TASK DIRECTIONS:
Work out the number of lines in the listing that include the string "pieces". Reply with that number alone.

DATA UNDER STUDY:
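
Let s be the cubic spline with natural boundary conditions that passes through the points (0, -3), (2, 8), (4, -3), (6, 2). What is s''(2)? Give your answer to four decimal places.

-10.4000

Write M_i for s''(x_i). With h_i = 2, 2, 2 and divided differences Δ_i = 11/2, -11/2, 5/2, the continuity of s' gives the tridiagonal system
  2·M_0 + 8·M_1 + 2·M_2 = 6(Δ_1 - Δ_0) = -66
  2·M_1 + 8·M_2 + 2·M_3 = 6(Δ_2 - Δ_1) = 48
Natural end conditions: M_0 = M_3 = 0.
Solving the tridiagonal system: M_0 = 0, M_1 = -52/5, M_2 = 43/5, M_3 = 0.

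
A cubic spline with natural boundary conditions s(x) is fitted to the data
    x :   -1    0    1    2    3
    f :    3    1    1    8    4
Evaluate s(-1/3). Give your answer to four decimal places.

Let M_i = s''(x_i). Step sizes h_i = 1, 1, 1, 1; slopes of the chords Δ_i = (y_(i+1) - y_i)/h_i = -2, 0, 7, -4.
  1·M_0 + 4·M_1 + 1·M_2 = 6(Δ_1 - Δ_0) = 12
  1·M_1 + 4·M_2 + 1·M_3 = 6(Δ_2 - Δ_1) = 42
  1·M_2 + 4·M_3 + 1·M_4 = 6(Δ_3 - Δ_2) = -66
Natural end conditions: M_0 = M_4 = 0.
Hence M_0 = 0, M_1 = -27/28, M_2 = 111/7, M_3 = -573/28, M_4 = 0.
On [-1, 0], s(x) = 3 - 103/56·(x + 1) + 0·(x + 1)² - 9/56·(x + 1)³.
With (x + 1) = 2/3: s(-1/3) = 145/84.

1.7262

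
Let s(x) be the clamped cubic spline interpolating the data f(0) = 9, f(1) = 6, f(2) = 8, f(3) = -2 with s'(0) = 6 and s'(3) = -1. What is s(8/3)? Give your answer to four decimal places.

0.3309

Write m_i for s''(x_i). With h_i = 1, 1, 1 and divided differences Δ_i = -3, 2, -10, the continuity of s' gives the tridiagonal system
  1·m_0 + 4·m_1 + 1·m_2 = 6(Δ_1 - Δ_0) = 30
  1·m_1 + 4·m_2 + 1·m_3 = 6(Δ_2 - Δ_1) = -72
Clamped end conditions give two more equations: 2h_0·m_0 + h_0·m_1 = 6(Δ_0 - s'(0)) = -54 and h_2·m_2 + 2h_2·m_3 = 6(s'(3) - Δ_2) = 54.
Forward elimination and back-substitution give m_0 = -604/15, m_1 = 398/15, m_2 = -538/15, m_3 = 674/15.
On [2, 3], s(x) = 8 - 83/15·(x - 2) - 269/15·(x - 2)² + 202/15·(x - 2)³.
With (x - 2) = 2/3: s(8/3) = 134/405.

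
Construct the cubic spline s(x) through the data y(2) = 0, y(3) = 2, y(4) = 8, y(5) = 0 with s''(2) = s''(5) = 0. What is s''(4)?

-24

Write M_i for s''(x_i). With h_i = 1, 1, 1 and divided differences Δ_i = 2, 6, -8, the continuity of s' gives the tridiagonal system
  1·M_0 + 4·M_1 + 1·M_2 = 6(Δ_1 - Δ_0) = 24
  1·M_1 + 4·M_2 + 1·M_3 = 6(Δ_2 - Δ_1) = -84
Natural end conditions: M_0 = M_3 = 0.
Solving the tridiagonal system: M_0 = 0, M_1 = 12, M_2 = -24, M_3 = 0.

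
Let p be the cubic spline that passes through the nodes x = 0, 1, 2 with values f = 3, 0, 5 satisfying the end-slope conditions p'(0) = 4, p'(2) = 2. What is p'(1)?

Let σ_i = p''(x_i). Step sizes h_i = 1, 1; slopes of the chords Δ_i = (y_(i+1) - y_i)/h_i = -3, 5.
  1·σ_0 + 4·σ_1 + 1·σ_2 = 6(Δ_1 - Δ_0) = 48
Clamped end conditions give two more equations: 2h_0·σ_0 + h_0·σ_1 = 6(Δ_0 - p'(0)) = -42 and h_1·σ_1 + 2h_1·σ_2 = 6(p'(2) - Δ_1) = -18.
Forward elimination and back-substitution give σ_0 = -34, σ_1 = 26, σ_2 = -22.
On [1, 2], p'(x) = b_1 + 2c_1·(x - 1) + 3d_1·(x - 1)² with b_1 = Δ_1 - h_1(2σ_1 + σ_2)/6 = 0, c_1 = σ_1/2 = 13, d_1 = (σ_2 - σ_1)/(6h_1) = -8. So p'(1) = 0.

0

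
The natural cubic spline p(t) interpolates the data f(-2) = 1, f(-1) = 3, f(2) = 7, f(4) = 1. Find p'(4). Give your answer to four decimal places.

-3.9202

Let m_i = p''(x_i). Step sizes h_i = 1, 3, 2; slopes of the chords Δ_i = (y_(i+1) - y_i)/h_i = 2, 4/3, -3.
  1·m_0 + 8·m_1 + 3·m_2 = 6(Δ_1 - Δ_0) = -4
  3·m_1 + 10·m_2 + 2·m_3 = 6(Δ_2 - Δ_1) = -26
Natural end conditions: m_0 = m_3 = 0.
Hence m_0 = 0, m_1 = 38/71, m_2 = -196/71, m_3 = 0.
On [2, 4], p'(t) = b_2 + 2c_2·(t - 2) + 3d_2·(t - 2)² with b_2 = Δ_2 - h_2(2m_2 + m_3)/6 = -247/213, c_2 = m_2/2 = -98/71, d_2 = (m_3 - m_2)/(6h_2) = 49/213. So p'(4) = -835/213.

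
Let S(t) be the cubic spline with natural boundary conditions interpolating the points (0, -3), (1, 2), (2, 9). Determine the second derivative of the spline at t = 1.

3

With M_i denoting the second derivative at x_i, h_i = 1, 1, and Δ_i = (y_(i+1) − y_i)/h_i = 5, 7:
  1·M_0 + 4·M_1 + 1·M_2 = 6(Δ_1 - Δ_0) = 12
Natural end conditions: M_0 = M_2 = 0.
Solving the tridiagonal system: M_0 = 0, M_1 = 3, M_2 = 0.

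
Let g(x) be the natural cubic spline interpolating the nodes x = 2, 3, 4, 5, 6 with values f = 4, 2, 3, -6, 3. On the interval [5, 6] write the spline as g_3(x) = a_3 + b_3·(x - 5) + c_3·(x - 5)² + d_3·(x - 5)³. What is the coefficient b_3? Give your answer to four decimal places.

With m_i denoting the second derivative at x_i, h_i = 1, 1, 1, 1, and Δ_i = (y_(i+1) − y_i)/h_i = -2, 1, -9, 9:
  1·m_0 + 4·m_1 + 1·m_2 = 6(Δ_1 - Δ_0) = 18
  1·m_1 + 4·m_2 + 1·m_3 = 6(Δ_2 - Δ_1) = -60
  1·m_2 + 4·m_3 + 1·m_4 = 6(Δ_3 - Δ_2) = 108
Natural end conditions: m_0 = m_4 = 0.
Forward elimination and back-substitution give m_0 = 0, m_1 = 309/28, m_2 = -183/7, m_3 = 939/28, m_4 = 0.
On [5, 6], with g_3(x) = a_3 + b_3·(x - 5) + c_3·(x - 5)² + d_3·(x - 5)³: c_3 = m_3/2 = 939/56, d_3 = (m_4 - m_3)/(6h_3) = -313/56, b_3 = Δ_3 - h_3(2m_3 + m_4)/6 = -61/28.

-2.1786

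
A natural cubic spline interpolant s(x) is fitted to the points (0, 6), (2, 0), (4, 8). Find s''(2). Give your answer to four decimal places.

5.2500

With M_i denoting the second derivative at x_i, h_i = 2, 2, and Δ_i = (y_(i+1) − y_i)/h_i = -3, 4:
  2·M_0 + 8·M_1 + 2·M_2 = 6(Δ_1 - Δ_0) = 42
Natural end conditions: M_0 = M_2 = 0.
Solving the tridiagonal system: M_0 = 0, M_1 = 21/4, M_2 = 0.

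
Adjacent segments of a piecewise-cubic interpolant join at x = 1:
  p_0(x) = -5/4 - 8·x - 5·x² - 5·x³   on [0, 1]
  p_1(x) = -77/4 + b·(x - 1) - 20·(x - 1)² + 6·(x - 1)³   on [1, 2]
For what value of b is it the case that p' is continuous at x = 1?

p_0'(x) = -8 - 10·x - 15·x², so p_0'(1) = -33. On the right, p_1'(1) = b, so b = -33.

-33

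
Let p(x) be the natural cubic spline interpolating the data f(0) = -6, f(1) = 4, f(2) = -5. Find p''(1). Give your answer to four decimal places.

Put M_i = p'' at the i-th knot. Here h = (1, 1) and Δ = (10, -9), so the interior equations h_(i-1)·M_(i-1) + 2(h_(i-1)+h_i)·M_i + h_i·M_(i+1) = 6(Δ_i − Δ_(i-1)) read
  1·M_0 + 4·M_1 + 1·M_2 = 6(Δ_1 - Δ_0) = -114
Natural end conditions: M_0 = M_2 = 0.
Hence M_0 = 0, M_1 = -57/2, M_2 = 0.

-28.5000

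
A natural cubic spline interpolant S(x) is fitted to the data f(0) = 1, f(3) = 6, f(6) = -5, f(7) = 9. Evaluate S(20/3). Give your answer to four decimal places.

3.5568

Let σ_i = S''(x_i). Step sizes h_i = 3, 3, 1; slopes of the chords Δ_i = (y_(i+1) - y_i)/h_i = 5/3, -11/3, 14.
  3·σ_0 + 12·σ_1 + 3·σ_2 = 6(Δ_1 - Δ_0) = -32
  3·σ_1 + 8·σ_2 + 1·σ_3 = 6(Δ_2 - Δ_1) = 106
Natural end conditions: σ_0 = σ_3 = 0.
Hence σ_0 = 0, σ_1 = -574/87, σ_2 = 456/29, σ_3 = 0.
On [6, 7], S(x) = -5 + 254/29·(x - 6) + 228/29·(x - 6)² - 76/29·(x - 6)³.
With (x - 6) = 2/3: S(20/3) = 2785/783.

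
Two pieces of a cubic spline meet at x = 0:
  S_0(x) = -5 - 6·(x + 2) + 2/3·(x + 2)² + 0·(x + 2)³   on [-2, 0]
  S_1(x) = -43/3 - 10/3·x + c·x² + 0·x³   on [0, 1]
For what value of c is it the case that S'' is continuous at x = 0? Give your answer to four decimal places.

0.6667

S_0''(x) = 4/3 + 0·(x + 2), so S_0''(0) = 4/3. On the right, S_1''(0) = 2c, so c = 2/3.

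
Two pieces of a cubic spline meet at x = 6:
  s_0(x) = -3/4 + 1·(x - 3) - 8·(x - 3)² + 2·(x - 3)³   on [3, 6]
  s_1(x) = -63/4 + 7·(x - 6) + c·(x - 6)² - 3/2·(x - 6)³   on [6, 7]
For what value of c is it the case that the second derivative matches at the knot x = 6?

s_0''(x) = -16 + 12·(x - 3), so s_0''(6) = 20. On the right, s_1''(6) = 2c, so c = 10.

10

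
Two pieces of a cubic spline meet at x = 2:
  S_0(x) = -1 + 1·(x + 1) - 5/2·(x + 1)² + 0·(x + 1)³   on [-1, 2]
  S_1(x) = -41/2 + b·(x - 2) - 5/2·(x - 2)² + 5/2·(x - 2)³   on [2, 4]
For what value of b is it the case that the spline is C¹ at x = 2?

-14

S_0'(x) = 1 - 5·(x + 1) + 0·(x + 1)², so S_0'(2) = -14. On the right, S_1'(2) = b, so b = -14.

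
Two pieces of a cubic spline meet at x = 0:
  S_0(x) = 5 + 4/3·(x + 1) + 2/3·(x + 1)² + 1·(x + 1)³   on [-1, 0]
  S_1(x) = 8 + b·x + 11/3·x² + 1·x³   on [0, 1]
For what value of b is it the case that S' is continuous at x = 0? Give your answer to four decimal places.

5.6667

S_0'(x) = 4/3 + 4/3·(x + 1) + 3·(x + 1)², so S_0'(0) = 17/3. On the right, S_1'(0) = b, so b = 17/3.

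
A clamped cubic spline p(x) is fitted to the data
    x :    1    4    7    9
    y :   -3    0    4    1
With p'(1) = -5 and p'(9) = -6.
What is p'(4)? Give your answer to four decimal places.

With M_i denoting the second derivative at x_i, h_i = 3, 3, 2, and Δ_i = (y_(i+1) − y_i)/h_i = 1, 4/3, -3/2:
  3·M_0 + 12·M_1 + 3·M_2 = 6(Δ_1 - Δ_0) = 2
  3·M_1 + 10·M_2 + 2·M_3 = 6(Δ_2 - Δ_1) = -17
Clamped end conditions give two more equations: 2h_0·M_0 + h_0·M_1 = 6(Δ_0 - p'(1)) = 36 and h_2·M_2 + 2h_2·M_3 = 6(p'(9) - Δ_2) = -27.
Forward elimination and back-substitution give M_0 = 773/114, M_1 = -89/57, M_2 = 5/38, M_3 = -259/38.
On [4, 7], p'(x) = b_1 + 2c_1·(x - 4) + 3d_1·(x - 4)² with b_1 = Δ_1 - h_1(2M_1 + M_2)/6 = 215/76, c_1 = M_1/2 = -89/114, d_1 = (M_2 - M_1)/(6h_1) = 193/2052. So p'(4) = 215/76.

2.8289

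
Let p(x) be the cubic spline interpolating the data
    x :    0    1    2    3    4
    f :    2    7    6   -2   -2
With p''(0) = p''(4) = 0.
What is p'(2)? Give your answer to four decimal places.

Put M_i = p'' at the i-th knot. Here h = (1, 1, 1, 1) and Δ = (5, -1, -8, 0), so the interior equations h_(i-1)·M_(i-1) + 2(h_(i-1)+h_i)·M_i + h_i·M_(i+1) = 6(Δ_i − Δ_(i-1)) read
  1·M_0 + 4·M_1 + 1·M_2 = 6(Δ_1 - Δ_0) = -36
  1·M_1 + 4·M_2 + 1·M_3 = 6(Δ_2 - Δ_1) = -42
  1·M_2 + 4·M_3 + 1·M_4 = 6(Δ_3 - Δ_2) = 48
Natural end conditions: M_0 = M_4 = 0.
Solving the tridiagonal system: M_0 = 0, M_1 = -81/14, M_2 = -90/7, M_3 = 213/14, M_4 = 0.
On [2, 3], p'(x) = b_2 + 2c_2·(x - 2) + 3d_2·(x - 2)² with b_2 = Δ_2 - h_2(2M_2 + M_3)/6 = -25/4, c_2 = M_2/2 = -45/7, d_2 = (M_3 - M_2)/(6h_2) = 131/28. So p'(2) = -25/4.

-6.2500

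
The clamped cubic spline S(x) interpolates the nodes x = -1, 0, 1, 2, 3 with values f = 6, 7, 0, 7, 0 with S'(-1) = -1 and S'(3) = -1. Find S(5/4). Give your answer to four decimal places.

With σ_i denoting the second derivative at x_i, h_i = 1, 1, 1, 1, and Δ_i = (y_(i+1) − y_i)/h_i = 1, -7, 7, -7:
  1·σ_0 + 4·σ_1 + 1·σ_2 = 6(Δ_1 - Δ_0) = -48
  1·σ_1 + 4·σ_2 + 1·σ_3 = 6(Δ_2 - Δ_1) = 84
  1·σ_2 + 4·σ_3 + 1·σ_4 = 6(Δ_3 - Δ_2) = -84
Clamped end conditions give two more equations: 2h_0·σ_0 + h_0·σ_1 = 6(Δ_0 - S'(-1)) = 12 and h_3·σ_3 + 2h_3·σ_4 = 6(S'(3) - Δ_3) = 36.
Hence σ_0 = 267/14, σ_1 = -183/7, σ_2 = 75/2, σ_3 = -279/7, σ_4 = 531/14.
On [1, 2], S(x) = 0 + 8/7·(x - 1) + 75/4·(x - 1)² - 361/28·(x - 1)³.
With (x - 1) = 1/4: S(5/4) = 2251/1792.

1.2561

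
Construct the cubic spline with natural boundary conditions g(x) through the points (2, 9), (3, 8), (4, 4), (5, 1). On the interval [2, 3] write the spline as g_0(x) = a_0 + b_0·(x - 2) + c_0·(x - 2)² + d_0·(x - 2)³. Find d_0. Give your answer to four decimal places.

-0.8667

Write M_i for g''(x_i). With h_i = 1, 1, 1 and divided differences Δ_i = -1, -4, -3, the continuity of g' gives the tridiagonal system
  1·M_0 + 4·M_1 + 1·M_2 = 6(Δ_1 - Δ_0) = -18
  1·M_1 + 4·M_2 + 1·M_3 = 6(Δ_2 - Δ_1) = 6
Natural end conditions: M_0 = M_3 = 0.
Solving: M_0 = 0, M_1 = -26/5, M_2 = 14/5, M_3 = 0.
On [2, 3], with g_0(x) = a_0 + b_0·(x - 2) + c_0·(x - 2)² + d_0·(x - 2)³: c_0 = M_0/2 = 0, d_0 = (M_1 - M_0)/(6h_0) = -13/15, b_0 = Δ_0 - h_0(2M_0 + M_1)/6 = -2/15.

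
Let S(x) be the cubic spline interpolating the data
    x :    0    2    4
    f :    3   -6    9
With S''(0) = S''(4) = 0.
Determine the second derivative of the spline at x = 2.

With M_i denoting the second derivative at x_i, h_i = 2, 2, and Δ_i = (y_(i+1) − y_i)/h_i = -9/2, 15/2:
  2·M_0 + 8·M_1 + 2·M_2 = 6(Δ_1 - Δ_0) = 72
Natural end conditions: M_0 = M_2 = 0.
Solving the tridiagonal system: M_0 = 0, M_1 = 9, M_2 = 0.

9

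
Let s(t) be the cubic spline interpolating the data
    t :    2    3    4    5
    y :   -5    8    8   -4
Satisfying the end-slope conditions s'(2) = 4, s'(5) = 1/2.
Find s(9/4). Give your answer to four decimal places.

Let σ_i = s''(x_i). Step sizes h_i = 1, 1, 1; slopes of the chords Δ_i = (y_(i+1) - y_i)/h_i = 13, 0, -12.
  1·σ_0 + 4·σ_1 + 1·σ_2 = 6(Δ_1 - Δ_0) = -78
  1·σ_1 + 4·σ_2 + 1·σ_3 = 6(Δ_2 - Δ_1) = -72
Clamped end conditions give two more equations: 2h_0·σ_0 + h_0·σ_1 = 6(Δ_0 - s'(2)) = 54 and h_2·σ_2 + 2h_2·σ_3 = 6(s'(5) - Δ_2) = 75.
Forward elimination and back-substitution give σ_0 = 577/15, σ_1 = -344/15, σ_2 = -371/15, σ_3 = 748/15.
On [2, 3], s(t) = -5 + 4·(t - 2) + 577/30·(t - 2)² - 307/30·(t - 2)³.
With (t - 2) = 1/4: s(9/4) = -1893/640.

-2.9578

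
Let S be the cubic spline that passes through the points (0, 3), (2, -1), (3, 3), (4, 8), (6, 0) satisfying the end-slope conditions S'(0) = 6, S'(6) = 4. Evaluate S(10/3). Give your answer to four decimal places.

5.2988

Let m_i = S''(x_i). Step sizes h_i = 2, 1, 1, 2; slopes of the chords Δ_i = (y_(i+1) - y_i)/h_i = -2, 4, 5, -4.
  2·m_0 + 6·m_1 + 1·m_2 = 6(Δ_1 - Δ_0) = 36
  1·m_1 + 4·m_2 + 1·m_3 = 6(Δ_2 - Δ_1) = 6
  1·m_2 + 6·m_3 + 2·m_4 = 6(Δ_3 - Δ_2) = -54
Clamped end conditions give two more equations: 2h_0·m_0 + h_0·m_1 = 6(Δ_0 - S'(0)) = -48 and h_3·m_3 + 2h_3·m_4 = 6(S'(6) - Δ_3) = 48.
Solving the tridiagonal system: m_0 = -266/15, m_1 = 172/15, m_2 = 8/3, m_3 = -242/15, m_4 = 301/15.
On [3, 4], S(x) = 3 + 34/5·(x - 3) + 4/3·(x - 3)² - 47/15·(x - 3)³.
With (x - 3) = 1/3: S(10/3) = 2146/405.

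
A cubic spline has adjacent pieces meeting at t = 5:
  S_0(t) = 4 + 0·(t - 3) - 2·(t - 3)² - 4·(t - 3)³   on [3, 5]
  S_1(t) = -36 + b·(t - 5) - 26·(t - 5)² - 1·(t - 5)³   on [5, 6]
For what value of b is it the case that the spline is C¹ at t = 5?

S_0'(t) = 0 - 4·(t - 3) - 12·(t - 3)², so S_0'(5) = -56. On the right, S_1'(5) = b, so b = -56.

-56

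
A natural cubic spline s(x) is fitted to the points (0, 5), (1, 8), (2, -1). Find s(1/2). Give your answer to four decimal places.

7.6250

With M_i denoting the second derivative at x_i, h_i = 1, 1, and Δ_i = (y_(i+1) − y_i)/h_i = 3, -9:
  1·M_0 + 4·M_1 + 1·M_2 = 6(Δ_1 - Δ_0) = -72
Natural end conditions: M_0 = M_2 = 0.
Solving: M_0 = 0, M_1 = -18, M_2 = 0.
On [0, 1], s(x) = 5 + 6·x + 0·x² - 3·x³.
With x = 1/2: s(1/2) = 61/8.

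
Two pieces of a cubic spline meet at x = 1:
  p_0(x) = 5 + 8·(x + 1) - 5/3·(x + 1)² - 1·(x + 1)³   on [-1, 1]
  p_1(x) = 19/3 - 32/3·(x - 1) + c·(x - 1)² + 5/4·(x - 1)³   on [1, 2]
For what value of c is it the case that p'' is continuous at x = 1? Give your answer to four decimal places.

-7.6667

p_0''(x) = -10/3 - 6·(x + 1), so p_0''(1) = -46/3. On the right, p_1''(1) = 2c, so c = -23/3.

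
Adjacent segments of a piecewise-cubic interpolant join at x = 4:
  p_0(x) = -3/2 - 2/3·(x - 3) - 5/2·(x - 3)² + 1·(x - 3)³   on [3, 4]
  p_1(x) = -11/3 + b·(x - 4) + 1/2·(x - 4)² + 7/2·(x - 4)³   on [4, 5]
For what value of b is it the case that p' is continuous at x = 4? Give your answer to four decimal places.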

TASK RESULT:
6